AIM OF THE TASK – Your answer must be an exact copy of all the entries.

Segment Open

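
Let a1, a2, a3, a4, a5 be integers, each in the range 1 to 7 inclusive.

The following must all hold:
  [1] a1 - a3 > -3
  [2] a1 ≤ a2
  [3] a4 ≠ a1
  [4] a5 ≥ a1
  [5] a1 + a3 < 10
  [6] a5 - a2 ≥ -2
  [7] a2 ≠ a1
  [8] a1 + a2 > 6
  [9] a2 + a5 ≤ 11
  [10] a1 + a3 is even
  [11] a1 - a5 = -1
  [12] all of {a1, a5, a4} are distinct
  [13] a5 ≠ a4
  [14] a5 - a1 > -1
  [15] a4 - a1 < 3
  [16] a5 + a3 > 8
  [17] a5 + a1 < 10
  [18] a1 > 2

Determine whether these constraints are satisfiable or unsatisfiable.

Try a1 = 3, a2 = 5, a3 = 5, a4 = 5, a5 = 4.
Check constraint 1: a1 - a3 = -2; constraint 5: a1 + a3 = 8. The remaining constraints are straightforward to verify.

Satisfiable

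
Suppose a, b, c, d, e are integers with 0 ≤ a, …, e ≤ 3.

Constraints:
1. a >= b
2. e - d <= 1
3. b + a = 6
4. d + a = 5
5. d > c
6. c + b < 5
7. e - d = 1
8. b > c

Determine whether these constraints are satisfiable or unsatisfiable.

Satisfiable

Try a = 3, b = 3, c = 1, d = 2, e = 3.
Check constraint 2: e - d = 1; constraint 3: b + a = 6. The remaining constraints are straightforward to verify.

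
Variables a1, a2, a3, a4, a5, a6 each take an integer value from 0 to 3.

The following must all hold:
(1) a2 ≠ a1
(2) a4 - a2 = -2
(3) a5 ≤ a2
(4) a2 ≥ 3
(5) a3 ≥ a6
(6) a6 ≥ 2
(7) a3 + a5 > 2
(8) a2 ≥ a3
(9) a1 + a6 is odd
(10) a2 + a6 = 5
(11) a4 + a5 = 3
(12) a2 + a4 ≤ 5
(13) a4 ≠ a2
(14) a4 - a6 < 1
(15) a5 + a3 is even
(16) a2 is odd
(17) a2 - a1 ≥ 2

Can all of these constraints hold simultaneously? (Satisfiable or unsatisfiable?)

The assignment a1 = 1, a2 = 3, a3 = 2, a4 = 1, a5 = 2, a6 = 2 works:
  constraint 2 holds since a4 - a2 = -2.
  constraint 7 holds since a3 + a5 = 4.
  constraint 10 holds since a2 + a6 = 5.
The rest check out directly.

Satisfiable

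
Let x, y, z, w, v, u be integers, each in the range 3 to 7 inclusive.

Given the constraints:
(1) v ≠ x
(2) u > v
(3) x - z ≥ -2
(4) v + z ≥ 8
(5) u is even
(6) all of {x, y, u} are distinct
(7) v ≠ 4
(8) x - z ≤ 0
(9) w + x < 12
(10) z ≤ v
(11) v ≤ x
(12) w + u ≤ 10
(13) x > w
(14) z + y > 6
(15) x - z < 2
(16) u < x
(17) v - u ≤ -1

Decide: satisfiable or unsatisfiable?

Unsatisfiable

Constraints 8, 10, 16, and 17 give x ≤ z, z ≤ v, v < u, u < x. Chaining: x ≤ z ≤ v < u < x, which forces x < x — impossible.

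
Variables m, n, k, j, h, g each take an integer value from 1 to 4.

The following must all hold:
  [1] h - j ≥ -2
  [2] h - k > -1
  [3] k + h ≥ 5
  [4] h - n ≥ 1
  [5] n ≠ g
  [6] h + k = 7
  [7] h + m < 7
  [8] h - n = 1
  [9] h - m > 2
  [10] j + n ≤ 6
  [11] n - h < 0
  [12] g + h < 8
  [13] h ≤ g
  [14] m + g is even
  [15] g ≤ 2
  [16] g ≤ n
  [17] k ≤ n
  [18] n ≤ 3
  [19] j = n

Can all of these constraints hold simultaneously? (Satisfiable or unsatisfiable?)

Unsatisfiable

From constraints 13 and 15: h ≤ g ≤ 2. From constraints 17 and 18: k ≤ n ≤ 3. Hence h + k ≤ 5. But constraint 6 requires h + k = 7, and 7 > 5. Contradiction.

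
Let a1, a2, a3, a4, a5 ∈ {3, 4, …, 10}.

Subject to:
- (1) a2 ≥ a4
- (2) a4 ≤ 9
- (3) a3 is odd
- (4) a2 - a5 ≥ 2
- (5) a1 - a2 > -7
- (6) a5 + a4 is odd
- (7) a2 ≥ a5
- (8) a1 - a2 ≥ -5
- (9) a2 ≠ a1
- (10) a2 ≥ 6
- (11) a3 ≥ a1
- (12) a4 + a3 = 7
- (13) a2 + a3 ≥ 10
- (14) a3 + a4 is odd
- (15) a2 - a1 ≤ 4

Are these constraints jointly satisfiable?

Satisfiable

Setting (a1, a2, a3, a4, a5) = (3, 7, 3, 4, 3) satisfies everything: constraint 4: a2 - a5 = 4; constraint 5: a1 - a2 = -4; constraint 8: a1 - a2 = -4, and the others follow.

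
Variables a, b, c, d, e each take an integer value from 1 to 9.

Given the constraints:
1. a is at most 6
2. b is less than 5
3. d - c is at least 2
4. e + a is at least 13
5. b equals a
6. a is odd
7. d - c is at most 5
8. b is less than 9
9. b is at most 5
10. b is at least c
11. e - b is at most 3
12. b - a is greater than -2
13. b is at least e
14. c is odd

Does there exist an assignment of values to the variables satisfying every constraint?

From constraints 9 and 13: e ≤ b ≤ 5. From constraint 1: a ≤ 6. Hence e + a ≤ 11. But constraint 4 requires e + a ≥ 13, and 13 > 11. Contradiction.

Unsatisfiable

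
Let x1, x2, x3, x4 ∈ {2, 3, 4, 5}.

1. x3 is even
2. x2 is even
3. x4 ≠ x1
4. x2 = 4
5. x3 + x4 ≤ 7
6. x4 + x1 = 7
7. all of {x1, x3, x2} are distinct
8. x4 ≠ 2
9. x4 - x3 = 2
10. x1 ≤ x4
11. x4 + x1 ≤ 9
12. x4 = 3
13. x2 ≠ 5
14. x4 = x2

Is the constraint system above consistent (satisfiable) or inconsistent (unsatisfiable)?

Unsatisfiable

Constraint 12 fixes x4 = 3 and constraint 4 fixes x2 = 4, but constraint 14 requires x4 = x2. Since 3 ≠ 4, contradiction.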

Segment Closed

EXERCISE RESULT –
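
Let a1, a2, a3, a4, a5 be integers, each in the range 1 to 7 inclusive.

The following must all hold:
  [1] a1 - a3 > -3
  [2] a1 ≤ a2
  [3] a4 ≠ a1
  [4] a5 ≥ a1
  [5] a1 + a3 < 10
  [6] a5 - a2 ≥ -2
  [7] a2 ≠ a1
  [8] a1 + a2 > 6
  [9] a2 + a5 ≤ 11
  [10] a1 + a3 is even
  [11] a1 - a5 = -1
  [12] all of {a1, a5, a4} are distinct
  [13] a5 ≠ a4
  [14] a5 - a1 > -1
  [15] a4 - a1 < 3
  [16] a5 + a3 > 8
  [17] a5 + a1 < 10
  [18] a1 > 2

Determine whether these constraints are satisfiable or unsatisfiable.

Try a1 = 3, a2 = 5, a3 = 5, a4 = 5, a5 = 4.
Check constraint 1: a1 - a3 = -2; constraint 5: a1 + a3 = 8. The remaining constraints are straightforward to verify.

Satisfiable

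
Suppose a, b, c, d, e are integers with 0 ≤ a, …, e ≤ 3.

Constraints:
1. a >= b
2. e - d <= 1
3. b + a = 6
4. d + a = 5
5. d > c
6. c + b < 5
7. e - d = 1
8. b > c

Determine whether these constraints are satisfiable or unsatisfiable.

Satisfiable

Try a = 3, b = 3, c = 1, d = 2, e = 3.
Check constraint 2: e - d = 1; constraint 3: b + a = 6. The remaining constraints are straightforward to verify.

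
Variables a1, a2, a3, a4, a5, a6 each take an integer value from 0 to 3.

The following must all hold:
(1) a2 ≠ a1
(2) a4 - a2 = -2
(3) a5 ≤ a2
(4) a2 ≥ 3
(5) a3 ≥ a6
(6) a6 ≥ 2
(7) a3 + a5 > 2
(8) a2 ≥ a3
(9) a1 + a6 is odd
(10) a2 + a6 = 5
(11) a4 + a5 = 3
(12) a2 + a4 ≤ 5
(13) a4 ≠ a2
(14) a4 - a6 < 1
(15) a5 + a3 is even
(16) a2 is odd
(17) a2 - a1 ≥ 2

Can all of these constraints hold simultaneously? (Satisfiable or unsatisfiable?)

The assignment a1 = 1, a2 = 3, a3 = 2, a4 = 1, a5 = 2, a6 = 2 works:
  constraint 2 holds since a4 - a2 = -2.
  constraint 7 holds since a3 + a5 = 4.
  constraint 10 holds since a2 + a6 = 5.
The rest check out directly.

Satisfiable

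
Let x, y, z, w, v, u be integers, each in the range 3 to 7 inclusive.

Given the constraints:
(1) v ≠ x
(2) u > v
(3) x - z ≥ -2
(4) v + z ≥ 8
(5) u is even
(6) all of {x, y, u} are distinct
(7) v ≠ 4
(8) x - z ≤ 0
(9) w + x < 12
(10) z ≤ v
(11) v ≤ x
(12) w + u ≤ 10
(13) x > w
(14) z + y > 6
(15) x - z < 2
(16) u < x
(17) v - u ≤ -1

Decide: satisfiable or unsatisfiable?

Unsatisfiable

Constraints 8, 10, 16, and 17 give x ≤ z, z ≤ v, v < u, u < x. Chaining: x ≤ z ≤ v < u < x, which forces x < x — impossible.

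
Variables m, n, k, j, h, g each take an integer value from 1 to 4.

The following must all hold:
  [1] h - j ≥ -2
  [2] h - k > -1
  [3] k + h ≥ 5
  [4] h - n ≥ 1
  [5] n ≠ g
  [6] h + k = 7
  [7] h + m < 7
  [8] h - n = 1
  [9] h - m > 2
  [10] j + n ≤ 6
  [11] n - h < 0
  [12] g + h < 8
  [13] h ≤ g
  [14] m + g is even
  [15] g ≤ 2
  [16] g ≤ n
  [17] k ≤ n
  [18] n ≤ 3
  [19] j = n

Can all of these constraints hold simultaneously? (Satisfiable or unsatisfiable?)

Unsatisfiable

From constraints 13 and 15: h ≤ g ≤ 2. From constraints 17 and 18: k ≤ n ≤ 3. Hence h + k ≤ 5. But constraint 6 requires h + k = 7, and 7 > 5. Contradiction.

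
Let a1, a2, a3, a4, a5 ∈ {3, 4, …, 10}.

Subject to:
- (1) a2 ≥ a4
- (2) a4 ≤ 9
- (3) a3 is odd
- (4) a2 - a5 ≥ 2
- (5) a1 - a2 > -7
- (6) a5 + a4 is odd
- (7) a2 ≥ a5
- (8) a1 - a2 ≥ -5
- (9) a2 ≠ a1
- (10) a2 ≥ 6
- (11) a3 ≥ a1
- (12) a4 + a3 = 7
- (13) a2 + a3 ≥ 10
- (14) a3 + a4 is odd
- (15) a2 - a1 ≤ 4

Are these constraints jointly satisfiable?

Satisfiable

Setting (a1, a2, a3, a4, a5) = (3, 7, 3, 4, 3) satisfies everything: constraint 4: a2 - a5 = 4; constraint 5: a1 - a2 = -4; constraint 8: a1 - a2 = -4, and the others follow.

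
Variables a, b, c, d, e each take an integer value from 1 to 9.

Given the constraints:
1. a is at most 6
2. b is less than 5
3. d - c is at least 2
4. e + a is at least 13
5. b equals a
6. a is odd
7. d - c is at most 5
8. b is less than 9
9. b is at most 5
10. b is at least c
11. e - b is at most 3
12. b - a is greater than -2
13. b is at least e
14. c is odd

Does there exist an assignment of values to the variables satisfying every constraint?

From constraints 9 and 13: e ≤ b ≤ 5. From constraint 1: a ≤ 6. Hence e + a ≤ 11. But constraint 4 requires e + a ≥ 13, and 13 > 11. Contradiction.

Unsatisfiable

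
Let x1, x2, x3, x4 ∈ {2, 3, 4, 5}.

1. x3 is even
2. x2 is even
3. x4 ≠ x1
4. x2 = 4
5. x3 + x4 ≤ 7
6. x4 + x1 = 7
7. all of {x1, x3, x2} are distinct
8. x4 ≠ 2
9. x4 - x3 = 2
10. x1 ≤ x4
11. x4 + x1 ≤ 9
12. x4 = 3
13. x2 ≠ 5
14. x4 = x2

Is the constraint system above consistent (satisfiable) or inconsistent (unsatisfiable)?

Unsatisfiable

Constraint 12 fixes x4 = 3 and constraint 4 fixes x2 = 4, but constraint 14 requires x4 = x2. Since 3 ≠ 4, contradiction.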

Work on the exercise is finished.